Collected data

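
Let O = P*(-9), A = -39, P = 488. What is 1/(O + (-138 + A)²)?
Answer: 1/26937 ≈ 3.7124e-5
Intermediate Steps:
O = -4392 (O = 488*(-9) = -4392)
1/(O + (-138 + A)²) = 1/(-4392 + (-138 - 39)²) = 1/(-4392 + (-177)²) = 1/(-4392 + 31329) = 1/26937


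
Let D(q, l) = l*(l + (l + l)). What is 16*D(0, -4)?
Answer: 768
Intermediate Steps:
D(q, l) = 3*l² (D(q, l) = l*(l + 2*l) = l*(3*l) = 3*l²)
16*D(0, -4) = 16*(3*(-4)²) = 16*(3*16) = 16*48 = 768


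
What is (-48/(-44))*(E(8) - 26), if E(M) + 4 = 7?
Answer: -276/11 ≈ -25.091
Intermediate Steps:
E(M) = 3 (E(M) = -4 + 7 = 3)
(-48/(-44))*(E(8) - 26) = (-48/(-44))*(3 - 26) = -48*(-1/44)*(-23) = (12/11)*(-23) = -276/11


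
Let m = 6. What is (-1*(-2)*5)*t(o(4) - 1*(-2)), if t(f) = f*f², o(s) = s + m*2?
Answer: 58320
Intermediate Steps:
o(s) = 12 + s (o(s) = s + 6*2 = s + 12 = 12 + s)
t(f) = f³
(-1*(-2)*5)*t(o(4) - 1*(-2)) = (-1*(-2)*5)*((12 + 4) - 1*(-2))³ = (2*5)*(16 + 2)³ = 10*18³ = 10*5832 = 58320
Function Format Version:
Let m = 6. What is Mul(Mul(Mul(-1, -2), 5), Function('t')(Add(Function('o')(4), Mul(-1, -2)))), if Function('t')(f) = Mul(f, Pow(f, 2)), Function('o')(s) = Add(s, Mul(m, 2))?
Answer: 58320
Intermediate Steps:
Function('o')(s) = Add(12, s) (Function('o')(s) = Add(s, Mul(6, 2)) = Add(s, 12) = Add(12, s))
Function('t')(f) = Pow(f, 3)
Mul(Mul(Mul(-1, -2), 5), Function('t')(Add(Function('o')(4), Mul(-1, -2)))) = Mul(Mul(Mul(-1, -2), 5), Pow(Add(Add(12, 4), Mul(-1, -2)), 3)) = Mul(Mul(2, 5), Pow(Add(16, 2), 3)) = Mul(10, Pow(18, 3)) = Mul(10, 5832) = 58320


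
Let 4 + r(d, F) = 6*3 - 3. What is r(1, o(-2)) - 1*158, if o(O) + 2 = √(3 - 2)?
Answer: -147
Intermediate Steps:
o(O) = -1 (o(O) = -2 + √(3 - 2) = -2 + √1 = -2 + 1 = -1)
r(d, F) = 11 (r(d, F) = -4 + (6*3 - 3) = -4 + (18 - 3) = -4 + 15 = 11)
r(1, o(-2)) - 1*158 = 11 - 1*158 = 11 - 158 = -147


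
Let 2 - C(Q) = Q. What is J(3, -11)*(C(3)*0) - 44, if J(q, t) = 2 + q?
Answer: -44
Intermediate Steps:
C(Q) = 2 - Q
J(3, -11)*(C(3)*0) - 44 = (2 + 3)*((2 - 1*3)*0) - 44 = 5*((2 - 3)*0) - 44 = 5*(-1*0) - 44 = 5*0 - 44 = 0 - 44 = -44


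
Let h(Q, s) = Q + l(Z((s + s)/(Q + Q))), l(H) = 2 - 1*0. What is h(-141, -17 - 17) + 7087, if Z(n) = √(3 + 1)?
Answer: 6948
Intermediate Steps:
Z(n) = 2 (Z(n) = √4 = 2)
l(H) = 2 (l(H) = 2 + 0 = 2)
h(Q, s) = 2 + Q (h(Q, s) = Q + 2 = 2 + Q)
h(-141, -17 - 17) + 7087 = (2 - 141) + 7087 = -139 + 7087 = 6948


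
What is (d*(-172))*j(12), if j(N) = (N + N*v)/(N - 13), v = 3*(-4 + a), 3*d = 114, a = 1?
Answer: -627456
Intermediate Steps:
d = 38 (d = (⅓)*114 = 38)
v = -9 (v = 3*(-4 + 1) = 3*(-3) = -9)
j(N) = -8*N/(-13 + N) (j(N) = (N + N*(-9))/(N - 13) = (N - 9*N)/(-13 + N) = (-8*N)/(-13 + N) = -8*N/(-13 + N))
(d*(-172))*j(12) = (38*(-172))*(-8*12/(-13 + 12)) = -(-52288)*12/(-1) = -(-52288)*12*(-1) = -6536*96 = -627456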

#### [Task to complete]
Scan the preceding records for lines with the word "What". Say how many there are and nothing else.

#### [Task result]
9